══ RECORDS FOR THIS TASK
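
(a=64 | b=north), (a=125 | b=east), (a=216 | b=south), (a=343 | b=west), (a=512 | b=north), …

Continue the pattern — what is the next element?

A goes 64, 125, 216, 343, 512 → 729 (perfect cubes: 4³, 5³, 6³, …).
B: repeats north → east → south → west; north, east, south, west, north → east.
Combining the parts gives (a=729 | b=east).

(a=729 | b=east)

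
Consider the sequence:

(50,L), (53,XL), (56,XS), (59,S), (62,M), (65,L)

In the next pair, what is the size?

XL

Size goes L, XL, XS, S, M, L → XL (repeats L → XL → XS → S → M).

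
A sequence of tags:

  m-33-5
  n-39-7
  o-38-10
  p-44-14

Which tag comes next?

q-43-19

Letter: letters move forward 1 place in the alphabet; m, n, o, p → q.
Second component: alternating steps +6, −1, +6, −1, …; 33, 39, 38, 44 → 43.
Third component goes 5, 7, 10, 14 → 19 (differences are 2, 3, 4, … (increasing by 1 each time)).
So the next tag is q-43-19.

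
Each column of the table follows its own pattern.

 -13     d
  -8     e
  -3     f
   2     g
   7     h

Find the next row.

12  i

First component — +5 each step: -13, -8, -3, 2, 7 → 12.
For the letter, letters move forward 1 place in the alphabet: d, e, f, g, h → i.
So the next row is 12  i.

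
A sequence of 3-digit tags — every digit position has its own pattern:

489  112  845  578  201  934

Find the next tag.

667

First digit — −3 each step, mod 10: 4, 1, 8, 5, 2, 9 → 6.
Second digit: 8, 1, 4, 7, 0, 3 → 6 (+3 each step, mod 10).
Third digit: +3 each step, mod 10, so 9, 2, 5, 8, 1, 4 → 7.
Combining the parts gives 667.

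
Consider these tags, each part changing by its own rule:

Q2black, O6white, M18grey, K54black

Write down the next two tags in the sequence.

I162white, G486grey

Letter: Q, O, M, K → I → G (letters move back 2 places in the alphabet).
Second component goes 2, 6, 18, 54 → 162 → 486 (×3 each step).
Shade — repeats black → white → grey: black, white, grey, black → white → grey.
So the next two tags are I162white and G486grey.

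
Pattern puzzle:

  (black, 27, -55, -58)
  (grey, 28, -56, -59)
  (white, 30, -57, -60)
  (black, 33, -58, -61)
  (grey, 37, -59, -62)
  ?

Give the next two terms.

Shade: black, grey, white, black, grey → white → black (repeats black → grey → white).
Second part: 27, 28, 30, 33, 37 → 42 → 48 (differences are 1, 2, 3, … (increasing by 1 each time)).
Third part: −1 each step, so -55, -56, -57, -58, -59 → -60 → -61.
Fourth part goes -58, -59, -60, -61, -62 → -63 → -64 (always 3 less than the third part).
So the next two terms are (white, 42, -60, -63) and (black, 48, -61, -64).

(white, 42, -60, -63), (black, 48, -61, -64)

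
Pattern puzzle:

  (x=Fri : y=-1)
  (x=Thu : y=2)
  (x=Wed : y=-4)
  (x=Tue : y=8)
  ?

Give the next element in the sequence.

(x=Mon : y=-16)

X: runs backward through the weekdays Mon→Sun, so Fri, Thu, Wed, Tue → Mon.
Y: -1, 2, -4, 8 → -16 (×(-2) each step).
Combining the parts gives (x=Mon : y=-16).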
════
● **DESCRIPTION OF THE TASK**
Say how many lines of the data above have the string "Consider" in them, and write nothing besides that number.

● **EXERCISE OUTPUT**
2